Work order >> Copy out exactly the lines below that run from the one holding "The following is" to the one holding "(2) (λ.0) ((λ.λ.λ.1) (λ.λ.0 1))", keeping both of those lines and no others.

[Data supplied Boundary: Start]

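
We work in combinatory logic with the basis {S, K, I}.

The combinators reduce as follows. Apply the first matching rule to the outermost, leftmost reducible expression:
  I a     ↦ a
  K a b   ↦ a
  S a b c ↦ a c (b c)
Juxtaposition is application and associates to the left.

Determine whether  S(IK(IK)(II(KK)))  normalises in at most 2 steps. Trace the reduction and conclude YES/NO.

  start: S(IK(IK)(II(KK)))
  [1] S(K(IK)(II(KK)))
  [2] S(IK)

Answer: NO — after 2 steps the term is S(IK), not yet normal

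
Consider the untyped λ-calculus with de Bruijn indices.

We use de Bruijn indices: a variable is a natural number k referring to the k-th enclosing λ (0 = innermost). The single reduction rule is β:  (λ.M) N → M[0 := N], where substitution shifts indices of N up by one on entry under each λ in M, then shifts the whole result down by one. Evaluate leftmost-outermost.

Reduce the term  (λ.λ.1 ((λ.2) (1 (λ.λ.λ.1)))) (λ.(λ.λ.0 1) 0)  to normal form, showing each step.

Answer: normal form = λ.λ.0 (λ.λ.0 1)  (in 5 steps)

Working:
  start: (λ.λ.1 ((λ.2) (1 (λ.λ.λ.1)))) (λ.(λ.λ.0 1) 0)
  →1  λ.(λ.(λ.λ.0 1) 0) ((λ.λ.(λ.λ.0 1) 0) ((λ.(λ.λ.0 1) 0) (λ.λ.λ.1)))
  →2  λ.(λ.λ.0 1) ((λ.λ.(λ.λ.0 1) 0) ((λ.(λ.λ.0 1) 0) (λ.λ.λ.1)))
  →3  λ.λ.0 ((λ.λ.(λ.λ.0 1) 0) ((λ.(λ.λ.0 1) 0) (λ.λ.λ.1)))
  →4  λ.λ.0 (λ.(λ.λ.0 1) 0)
  →5  λ.λ.0 (λ.λ.0 1)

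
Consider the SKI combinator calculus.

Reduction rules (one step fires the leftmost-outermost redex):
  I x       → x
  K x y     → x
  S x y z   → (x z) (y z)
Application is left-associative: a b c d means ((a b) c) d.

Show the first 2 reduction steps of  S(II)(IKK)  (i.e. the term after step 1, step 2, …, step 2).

Answer: after 2 steps: SI(KK)

Working:
  start: S(II)(IKK)
  [1] SI(IKK)
  [2] SI(KK)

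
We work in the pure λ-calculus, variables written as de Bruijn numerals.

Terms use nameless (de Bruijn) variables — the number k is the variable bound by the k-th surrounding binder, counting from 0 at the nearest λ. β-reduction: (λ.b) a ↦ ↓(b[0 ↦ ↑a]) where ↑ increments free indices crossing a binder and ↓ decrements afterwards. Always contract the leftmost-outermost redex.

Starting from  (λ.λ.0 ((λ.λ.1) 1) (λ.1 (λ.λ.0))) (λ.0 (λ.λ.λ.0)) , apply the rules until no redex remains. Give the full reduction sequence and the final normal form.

Answer: normal form = λ.0 (λ.λ.0 (λ.λ.λ.0)) (λ.1 (λ.λ.0))  (in 2 steps)

Reduction:
  start: (λ.λ.0 ((λ.λ.1) 1) (λ.1 (λ.λ.0))) (λ.0 (λ.λ.λ.0))
  →1  λ.0 ((λ.λ.1) (λ.0 (λ.λ.λ.0))) (λ.1 (λ.λ.0))
  →2  λ.0 (λ.λ.0 (λ.λ.λ.0)) (λ.1 (λ.λ.0))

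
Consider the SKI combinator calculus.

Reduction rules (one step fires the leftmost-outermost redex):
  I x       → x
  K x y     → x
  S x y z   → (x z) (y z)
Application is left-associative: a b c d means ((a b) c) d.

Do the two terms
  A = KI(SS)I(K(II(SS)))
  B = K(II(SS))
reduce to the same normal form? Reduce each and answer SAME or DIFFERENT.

Term A:
  start: KI(SS)I(K(II(SS)))
  [1] II(K(II(SS)))
  [2] I(K(II(SS)))
  [3] K(II(SS))
  [4] K(I(SS))
  [5] K(SS)

Term B:
  start: K(II(SS))
  [1] K(I(SS))
  [2] K(SS)

Answer: SAME — A ⇓ K(SS), B ⇓ K(SS)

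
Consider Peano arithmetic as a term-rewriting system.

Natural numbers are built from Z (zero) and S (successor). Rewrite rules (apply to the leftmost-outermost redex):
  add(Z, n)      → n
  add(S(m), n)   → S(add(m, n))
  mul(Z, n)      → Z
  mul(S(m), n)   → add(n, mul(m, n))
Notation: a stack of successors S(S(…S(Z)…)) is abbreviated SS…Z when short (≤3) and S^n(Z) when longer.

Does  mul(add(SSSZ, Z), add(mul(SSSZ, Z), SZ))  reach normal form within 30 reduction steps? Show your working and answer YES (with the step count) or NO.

  start: mul(add(SSSZ, Z), add(mul(SSSZ, Z), SZ))
  →1  mul(S(add(SSZ, Z)), add(mul(SSSZ, Z), SZ))
  →2  add(add(mul(SSSZ, Z), SZ), mul(add(SSZ, Z), add(mul(SSSZ, Z), SZ)))
  →3  add(add(add(Z, mul(SSZ, Z)), SZ), mul(add(SSZ, Z), add(mul(SSSZ, Z), SZ)))
  →4  add(add(mul(SSZ, Z), SZ), mul(add(SSZ, Z), add(mul(SSSZ, Z), SZ)))
  →5  add(add(add(Z, mul(SZ, Z)), SZ), mul(add(SSZ, Z), add(mul(SSSZ, Z), SZ)))
  →6  add(add(mul(SZ, Z), SZ), mul(add(SSZ, Z), add(mul(SSSZ, Z), SZ)))
  →7  add(add(add(Z, mul(Z, Z)), SZ), mul(add(SSZ, Z), add(mul(SSSZ, Z), SZ)))
  →8  add(add(mul(Z, Z), SZ), mul(add(SSZ, Z), add(mul(SSSZ, Z), SZ)))
  →9  add(add(Z, SZ), mul(add(SSZ, Z), add(mul(SSSZ, Z), SZ)))
  →10  add(SZ, mul(add(SSZ, Z), add(mul(SSSZ, Z), SZ)))
  →11  S(add(Z, mul(add(SSZ, Z), add(mul(SSSZ, Z), SZ))))
  →12  S(mul(add(SSZ, Z), add(mul(SSSZ, Z), SZ)))
  →13  S(mul(S(add(SZ, Z)), add(mul(SSSZ, Z), SZ)))
  →14  S(add(add(mul(SSSZ, Z), SZ), mul(add(SZ, Z), add(mul(SSSZ, Z), SZ))))
  →15  S(add(add(add(Z, mul(SSZ, Z)), SZ), mul(add(SZ, Z), add(mul(SSSZ, Z), SZ))))
  →16  S(add(add(mul(SSZ, Z), SZ), mul(add(SZ, Z), add(mul(SSSZ, Z), SZ))))
  →17  S(add(add(add(Z, mul(SZ, Z)), SZ), mul(add(SZ, Z), add(mul(SSSZ, Z), SZ))))
  →18  S(add(add(mul(SZ, Z), SZ), mul(add(SZ, Z), add(mul(SSSZ, Z), SZ))))
  →19  S(add(add(add(Z, mul(Z, Z)), SZ), mul(add(SZ, Z), add(mul(SSSZ, Z), SZ))))
  →20  S(add(add(mul(Z, Z), SZ), mul(add(SZ, Z), add(mul(SSSZ, Z), SZ))))
  →21  S(add(add(Z, SZ), mul(add(SZ, Z), add(mul(SSSZ, Z), SZ))))
  →22  S(add(SZ, mul(add(SZ, Z), add(mul(SSSZ, Z), SZ))))
  →23  S(S(add(Z, mul(add(SZ, Z), add(mul(SSSZ, Z), SZ)))))
  →24  S(S(mul(add(SZ, Z), add(mul(SSSZ, Z), SZ))))
  →25  S(S(mul(S(add(Z, Z)), add(mul(SSSZ, Z), SZ))))
  →26  S(S(add(add(mul(SSSZ, Z), SZ), mul(add(Z, Z), add(mul(SSSZ, Z), SZ)))))
  →27  S(S(add(add(add(Z, mul(SSZ, Z)), SZ), mul(add(Z, Z), add(mul(SSSZ, Z), SZ)))))
  →28  S(S(add(add(mul(SSZ, Z), SZ), mul(add(Z, Z), add(mul(SSSZ, Z), SZ)))))
  →29  S(S(add(add(add(Z, mul(SZ, Z)), SZ), mul(add(Z, Z), add(mul(SSSZ, Z), SZ)))))
  →30  S(S(add(add(mul(SZ, Z), SZ), mul(add(Z, Z), add(mul(SSSZ, Z), SZ)))))

Answer: NO — after 30 steps the term is S(S(add(add(mul(SZ, Z), SZ), mul(add(Z, Z), add(mul(SSSZ, Z), SZ))))), not yet normal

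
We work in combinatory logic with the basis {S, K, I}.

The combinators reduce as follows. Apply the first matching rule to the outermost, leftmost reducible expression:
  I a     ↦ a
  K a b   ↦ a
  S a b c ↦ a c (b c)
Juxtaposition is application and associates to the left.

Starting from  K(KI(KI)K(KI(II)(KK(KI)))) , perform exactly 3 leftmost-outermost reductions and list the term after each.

  start: K(KI(KI)K(KI(II)(KK(KI))))
  →1  K(IK(KI(II)(KK(KI))))
  →2  K(K(KI(II)(KK(KI))))
  →3  K(K(I(KK(KI))))

Answer: after 3 steps: K(K(I(KK(KI))))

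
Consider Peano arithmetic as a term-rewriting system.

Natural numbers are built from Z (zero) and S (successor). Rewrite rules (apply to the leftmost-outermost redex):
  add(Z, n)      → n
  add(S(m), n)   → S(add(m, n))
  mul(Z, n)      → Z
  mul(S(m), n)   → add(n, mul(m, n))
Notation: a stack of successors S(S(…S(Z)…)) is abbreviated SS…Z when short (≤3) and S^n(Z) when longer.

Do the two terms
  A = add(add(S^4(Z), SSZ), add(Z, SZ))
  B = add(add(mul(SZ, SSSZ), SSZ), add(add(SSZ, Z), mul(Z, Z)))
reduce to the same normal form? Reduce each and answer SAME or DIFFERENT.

Term A:
  start: add(add(S^4(Z), SSZ), add(Z, SZ))
  [1] add(S(add(SSSZ, SSZ)), add(Z, SZ))
  [2] S(add(add(SSSZ, SSZ), add(Z, SZ)))
  [3] S(add(S(add(SSZ, SSZ)), add(Z, SZ)))
  [4] S(S(add(add(SSZ, SSZ), add(Z, SZ))))
  [5] S(S(add(S(add(SZ, SSZ)), add(Z, SZ))))
  [6] S(S(S(add(add(SZ, SSZ), add(Z, SZ)))))
  [7] S(S(S(add(S(add(Z, SSZ)), add(Z, SZ)))))
  [8] S(S(S(S(add(add(Z, SSZ), add(Z, SZ))))))
  [9] S(S(S(S(add(SSZ, add(Z, SZ))))))
  [10] S(S(S(S(S(add(SZ, add(Z, SZ)))))))
  [11] S(S(S(S(S(S(add(Z, add(Z, SZ))))))))
  [12] S(S(S(S(S(S(add(Z, SZ)))))))
  [13] S^7(Z)

Term B:
  start: add(add(mul(SZ, SSSZ), SSZ), add(add(SSZ, Z), mul(Z, Z)))
  [1] add(add(add(SSSZ, mul(Z, SSSZ)), SSZ), add(add(SSZ, Z), mul(Z, Z)))
  [2] add(add(S(add(SSZ, mul(Z, SSSZ))), SSZ), add(add(SSZ, Z), mul(Z, Z)))
  [3] add(S(add(add(SSZ, mul(Z, SSSZ)), SSZ)), add(add(SSZ, Z), mul(Z, Z)))
  [4] S(add(add(add(SSZ, mul(Z, SSSZ)), SSZ), add(add(SSZ, Z), mul(Z, Z))))
  [5] S(add(add(S(add(SZ, mul(Z, SSSZ))), SSZ), add(add(SSZ, Z), mul(Z, Z))))
  [6] S(add(S(add(add(SZ, mul(Z, SSSZ)), SSZ)), add(add(SSZ, Z), mul(Z, Z))))
  [7] S(S(add(add(add(SZ, mul(Z, SSSZ)), SSZ), add(add(SSZ, Z), mul(Z, Z)))))
  [8] S(S(add(add(S(add(Z, mul(Z, SSSZ))), SSZ), add(add(SSZ, Z), mul(Z, Z)))))
  [9] S(S(add(S(add(add(Z, mul(Z, SSSZ)), SSZ)), add(add(SSZ, Z), mul(Z, Z)))))
  [10] S(S(S(add(add(add(Z, mul(Z, SSSZ)), SSZ), add(add(SSZ, Z), mul(Z, Z))))))
  [11] S(S(S(add(add(mul(Z, SSSZ), SSZ), add(add(SSZ, Z), mul(Z, Z))))))
  [12] S(S(S(add(add(Z, SSZ), add(add(SSZ, Z), mul(Z, Z))))))
  [13] S(S(S(add(SSZ, add(add(SSZ, Z), mul(Z, Z))))))
  [14] S(S(S(S(add(SZ, add(add(SSZ, Z), mul(Z, Z)))))))
  [15] S(S(S(S(S(add(Z, add(add(SSZ, Z), mul(Z, Z))))))))
  [16] S(S(S(S(S(add(add(SSZ, Z), mul(Z, Z)))))))
  [17] S(S(S(S(S(add(S(add(SZ, Z)), mul(Z, Z)))))))
  [18] S(S(S(S(S(S(add(add(SZ, Z), mul(Z, Z))))))))
  [19] S(S(S(S(S(S(add(S(add(Z, Z)), mul(Z, Z))))))))
  [20] S(S(S(S(S(S(S(add(add(Z, Z), mul(Z, Z)))))))))
  [21] S(S(S(S(S(S(S(add(Z, mul(Z, Z)))))))))
  [22] S(S(S(S(S(S(S(mul(Z, Z))))))))
  [23] S^7(Z)

Answer: SAME — A ⇓ S^7(Z), B ⇓ S^7(Z)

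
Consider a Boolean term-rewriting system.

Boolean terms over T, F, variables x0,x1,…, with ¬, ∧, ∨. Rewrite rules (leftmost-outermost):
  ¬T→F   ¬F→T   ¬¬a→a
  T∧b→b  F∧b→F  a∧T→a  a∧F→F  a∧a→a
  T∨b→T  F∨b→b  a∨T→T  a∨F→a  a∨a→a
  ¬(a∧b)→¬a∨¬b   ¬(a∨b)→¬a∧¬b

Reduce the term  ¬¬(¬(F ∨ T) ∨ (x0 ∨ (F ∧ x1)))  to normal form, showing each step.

  start: ¬¬(¬(F ∨ T) ∨ (x0 ∨ (F ∧ x1)))
  →1  ¬(F ∨ T) ∨ (x0 ∨ (F ∧ x1))
  →2  (¬F ∧ ¬T) ∨ (x0 ∨ (F ∧ x1))
  →3  (T ∧ ¬T) ∨ (x0 ∨ (F ∧ x1))
  →4  ¬T ∨ (x0 ∨ (F ∧ x1))
  →5  F ∨ (x0 ∨ (F ∧ x1))
  →6  x0 ∨ (F ∧ x1)
  →7  x0 ∨ F
  →8  x0

Answer: normal form = x0  (in 8 steps)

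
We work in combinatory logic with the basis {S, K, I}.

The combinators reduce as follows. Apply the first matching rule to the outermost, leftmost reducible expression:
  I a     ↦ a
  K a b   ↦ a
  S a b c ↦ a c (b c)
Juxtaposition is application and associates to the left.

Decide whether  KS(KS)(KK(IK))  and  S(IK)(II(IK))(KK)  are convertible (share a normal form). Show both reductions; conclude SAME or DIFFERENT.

Answer: DIFFERENT — A ⇓ SK, B ⇓ KK

Working:
Term A:
  start: KS(KS)(KK(IK))
  step 1: S(KK(IK))
  step 2: SK

Term B:
  start: S(IK)(II(IK))(KK)
  step 1: IK(KK)(II(IK)(KK))
  step 2: K(KK)(II(IK)(KK))
  step 3: KK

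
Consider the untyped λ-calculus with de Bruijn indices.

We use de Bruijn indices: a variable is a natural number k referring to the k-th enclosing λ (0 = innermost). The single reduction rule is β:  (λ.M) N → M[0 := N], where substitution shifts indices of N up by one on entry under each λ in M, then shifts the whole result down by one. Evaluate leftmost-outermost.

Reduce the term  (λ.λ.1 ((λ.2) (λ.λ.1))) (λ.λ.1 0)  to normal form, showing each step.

  start: (λ.λ.1 ((λ.2) (λ.λ.1))) (λ.λ.1 0)
  →1  λ.(λ.λ.1 0) ((λ.λ.λ.1 0) (λ.λ.1))
  →2  λ.λ.(λ.λ.λ.1 0) (λ.λ.1) 0
  →3  λ.λ.(λ.λ.1 0) 0
  →4  λ.λ.λ.1 0

Answer: normal form = λ.λ.λ.1 0  (in 4 steps)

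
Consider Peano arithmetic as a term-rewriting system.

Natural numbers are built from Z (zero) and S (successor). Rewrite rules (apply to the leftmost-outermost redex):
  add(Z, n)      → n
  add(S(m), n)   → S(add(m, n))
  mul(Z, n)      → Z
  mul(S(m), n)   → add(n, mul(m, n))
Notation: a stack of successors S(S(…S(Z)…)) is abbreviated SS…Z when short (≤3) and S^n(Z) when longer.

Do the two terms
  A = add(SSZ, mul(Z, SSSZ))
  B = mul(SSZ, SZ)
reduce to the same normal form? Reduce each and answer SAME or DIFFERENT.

Term A:
  start: add(SSZ, mul(Z, SSSZ))
  step 1: S(add(SZ, mul(Z, SSSZ)))
  step 2: S(S(add(Z, mul(Z, SSSZ))))
  step 3: S(S(mul(Z, SSSZ)))
  step 4: SSZ

Term B:
  start: mul(SSZ, SZ)
  step 1: add(SZ, mul(SZ, SZ))
  step 2: S(add(Z, mul(SZ, SZ)))
  step 3: S(mul(SZ, SZ))
  step 4: S(add(SZ, mul(Z, SZ)))
  step 5: S(S(add(Z, mul(Z, SZ))))
  step 6: S(S(mul(Z, SZ)))
  step 7: SSZ

Answer: SAME — A ⇓ SSZ, B ⇓ SSZ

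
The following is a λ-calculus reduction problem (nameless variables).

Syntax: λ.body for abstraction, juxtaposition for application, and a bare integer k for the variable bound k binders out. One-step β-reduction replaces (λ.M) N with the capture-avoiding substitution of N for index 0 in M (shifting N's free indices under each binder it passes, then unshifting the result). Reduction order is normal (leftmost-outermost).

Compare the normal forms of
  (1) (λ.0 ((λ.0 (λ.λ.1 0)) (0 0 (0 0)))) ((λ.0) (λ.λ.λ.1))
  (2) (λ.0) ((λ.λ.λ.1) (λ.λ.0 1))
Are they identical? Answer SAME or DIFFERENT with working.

Answer: SAME — A ⇓ λ.λ.1, B ⇓ λ.λ.1

Working:
Term A:
  start: (λ.0 ((λ.0 (λ.λ.1 0)) (0 0 (0 0)))) ((λ.0) (λ.λ.λ.1))
  step 1: (λ.0) (λ.λ.λ.1) ((λ.0 (λ.λ.1 0)) ((λ.0) (λ.λ.λ.1) ((λ.0) (λ.λ.λ.1)) ((λ.0) (λ.λ.λ.1) ((λ.0) (λ.λ.λ.1)))))
  step 2: (λ.λ.λ.1) ((λ.0 (λ.λ.1 0)) ((λ.0) (λ.λ.λ.1) ((λ.0) (λ.λ.λ.1)) ((λ.0) (λ.λ.λ.1) ((λ.0) (λ.λ.λ.1)))))
  step 3: λ.λ.1

Term B:
  start: (λ.0) ((λ.λ.λ.1) (λ.λ.0 1))
  step 1: (λ.λ.λ.1) (λ.λ.0 1)
  step 2: λ.λ.1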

[Data supplied Boundary: End]

Written solution >>
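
The following is a λ-calculus reduction problem (nameless variables).

Syntax: λ.body for abstraction, juxtaposition for application, and a bare integer k for the variable bound k binders out. One-step β-reduction replaces (λ.M) N with the capture-avoiding substitution of N for index 0 in M (shifting N's free indices under each binder it passes, then unshifting the result). Reduction order is normal (leftmost-outermost).

Compare the normal forms of
  (1) (λ.0 ((λ.0 (λ.λ.1 0)) (0 0 (0 0)))) ((λ.0) (λ.λ.λ.1))
  (2) (λ.0) ((λ.λ.λ.1) (λ.λ.0 1))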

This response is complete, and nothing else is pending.